:: Data listing ::
»»

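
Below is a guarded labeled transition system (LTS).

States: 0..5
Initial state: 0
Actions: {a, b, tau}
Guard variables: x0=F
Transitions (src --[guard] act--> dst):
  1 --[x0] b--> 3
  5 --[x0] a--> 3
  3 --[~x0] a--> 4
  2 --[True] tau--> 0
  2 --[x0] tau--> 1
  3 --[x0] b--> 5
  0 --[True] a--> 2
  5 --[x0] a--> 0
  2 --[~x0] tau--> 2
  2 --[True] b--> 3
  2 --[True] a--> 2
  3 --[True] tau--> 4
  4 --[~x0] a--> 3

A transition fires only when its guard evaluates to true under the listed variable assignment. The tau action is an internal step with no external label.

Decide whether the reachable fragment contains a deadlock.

Reachable = {0,2,3,4}
  0: a→2  [deg 1]
  2: a→2  b→3  tau→0  tau→2  [deg 4]
  3: a→4  tau→4  [deg 2]
  4: a→3  [deg 1]

Answer: DEADLOCK-FREE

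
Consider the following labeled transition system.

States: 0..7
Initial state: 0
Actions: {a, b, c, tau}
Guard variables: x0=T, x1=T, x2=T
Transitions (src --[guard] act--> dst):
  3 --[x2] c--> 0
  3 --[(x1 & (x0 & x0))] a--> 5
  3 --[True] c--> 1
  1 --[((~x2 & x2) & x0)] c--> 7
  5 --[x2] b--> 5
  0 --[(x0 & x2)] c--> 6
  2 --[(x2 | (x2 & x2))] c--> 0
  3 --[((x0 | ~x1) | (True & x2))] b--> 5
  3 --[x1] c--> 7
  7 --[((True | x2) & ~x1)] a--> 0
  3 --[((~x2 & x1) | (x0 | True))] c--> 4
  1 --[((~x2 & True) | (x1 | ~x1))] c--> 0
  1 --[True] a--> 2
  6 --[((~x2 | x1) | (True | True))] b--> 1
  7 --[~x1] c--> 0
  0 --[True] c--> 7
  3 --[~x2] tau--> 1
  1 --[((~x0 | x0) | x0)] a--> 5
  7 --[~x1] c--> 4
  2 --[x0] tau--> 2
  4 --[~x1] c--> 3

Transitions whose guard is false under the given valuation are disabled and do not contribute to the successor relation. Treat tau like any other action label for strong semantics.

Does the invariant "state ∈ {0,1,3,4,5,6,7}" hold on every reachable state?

Inv-set: {0,1,3,4,5,6,7}
R = {0,1,2,5,6,7}
  0: ok
  1: ok
  2: outside
  5: ok
  6: ok
  7: ok
reach 2 via c·b·a — violates

Answer: INVARIANT VIOLATED at state 2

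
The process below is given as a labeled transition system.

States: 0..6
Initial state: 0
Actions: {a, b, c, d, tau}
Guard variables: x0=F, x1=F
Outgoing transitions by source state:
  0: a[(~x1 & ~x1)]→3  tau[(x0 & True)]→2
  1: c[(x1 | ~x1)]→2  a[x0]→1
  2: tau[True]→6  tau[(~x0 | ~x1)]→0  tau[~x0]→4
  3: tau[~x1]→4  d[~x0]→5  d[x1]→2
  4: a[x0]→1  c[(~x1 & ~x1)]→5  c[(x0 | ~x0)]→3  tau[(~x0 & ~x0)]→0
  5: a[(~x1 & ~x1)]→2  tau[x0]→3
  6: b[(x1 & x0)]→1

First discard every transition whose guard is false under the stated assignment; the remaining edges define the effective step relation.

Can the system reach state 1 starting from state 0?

Answer: UNREACHABLE

Trace:
11 transition(s) survive guard evaluation.
L0 = {0}
L1 = {3}  total {0,3}
L2 = {4,5}  total {0,3,4,5}
L3 = {2}  total {0,2,3,4,5}
L4 = {6}  total {0,2,3,4,5,6}
Reach set: {0,2,3,4,5,6}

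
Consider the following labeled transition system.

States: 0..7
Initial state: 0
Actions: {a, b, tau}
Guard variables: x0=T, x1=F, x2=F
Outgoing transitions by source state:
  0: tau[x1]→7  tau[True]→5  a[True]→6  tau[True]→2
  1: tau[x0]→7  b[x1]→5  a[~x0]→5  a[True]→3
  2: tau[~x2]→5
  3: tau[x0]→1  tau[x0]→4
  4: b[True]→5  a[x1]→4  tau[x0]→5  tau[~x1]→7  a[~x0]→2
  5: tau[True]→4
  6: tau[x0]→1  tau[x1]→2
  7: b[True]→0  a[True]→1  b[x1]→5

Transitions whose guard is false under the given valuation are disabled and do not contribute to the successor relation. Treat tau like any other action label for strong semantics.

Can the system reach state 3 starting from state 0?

Answer: REACHABLE

Trace:
15 transition(s) survive guard evaluation.
L0 = {0}
L1 = {2,5,6}  total {0,2,5,6}
L2 = {1,4}  total {0,1,2,4,5,6}
L3 = {3,7}  total {0,1,2,3,4,5,6,7}
Reach set: {0,1,2,3,4,5,6,7}
trace reaching 3: a·tau·a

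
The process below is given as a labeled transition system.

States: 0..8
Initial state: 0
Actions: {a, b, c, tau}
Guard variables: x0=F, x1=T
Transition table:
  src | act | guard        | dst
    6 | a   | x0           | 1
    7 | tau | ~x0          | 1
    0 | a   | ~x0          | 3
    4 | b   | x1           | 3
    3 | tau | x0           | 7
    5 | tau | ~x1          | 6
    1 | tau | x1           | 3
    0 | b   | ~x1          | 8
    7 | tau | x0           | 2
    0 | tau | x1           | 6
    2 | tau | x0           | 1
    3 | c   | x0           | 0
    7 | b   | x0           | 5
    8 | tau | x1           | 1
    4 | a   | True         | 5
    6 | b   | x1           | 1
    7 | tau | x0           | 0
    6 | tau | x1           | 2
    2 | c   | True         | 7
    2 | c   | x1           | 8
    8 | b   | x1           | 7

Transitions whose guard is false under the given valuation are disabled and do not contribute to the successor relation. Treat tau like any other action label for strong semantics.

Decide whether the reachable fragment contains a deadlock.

Answer: DEADLOCK at state 3

Trace:
Reach set: {0,1,2,3,6,7,8}
  0: a→3  tau→6  [2 exit(s)]
  1: tau→3  [1 exit(s)]
  2: c→7  c→8  [2 exit(s)]
  3: ∅  [no exit]
  6: b→1  tau→2  [2 exit(s)]
  7: tau→1  [1 exit(s)]
  8: b→7  tau→1  [2 exit(s)]
Path to 3: a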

««

:: Action item ::
Once the line containing "4 --[~x0] a--> 3" has been retyped, stop. Begin at the first line of the material and reproduce every line up to it exactly.

:: Response below ::
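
Below is a guarded labeled transition system (LTS).

States: 0..5
Initial state: 0
Actions: {a, b, tau}
Guard variables: x0=F
Transitions (src --[guard] act--> dst):
  1 --[x0] b--> 3
  5 --[x0] a--> 3
  3 --[~x0] a--> 4
  2 --[True] tau--> 0
  2 --[x0] tau--> 1
  3 --[x0] b--> 5
  0 --[True] a--> 2
  5 --[x0] a--> 0
  2 --[~x0] tau--> 2
  2 --[True] b--> 3
  2 --[True] a--> 2
  3 --[True] tau--> 4
  4 --[~x0] a--> 3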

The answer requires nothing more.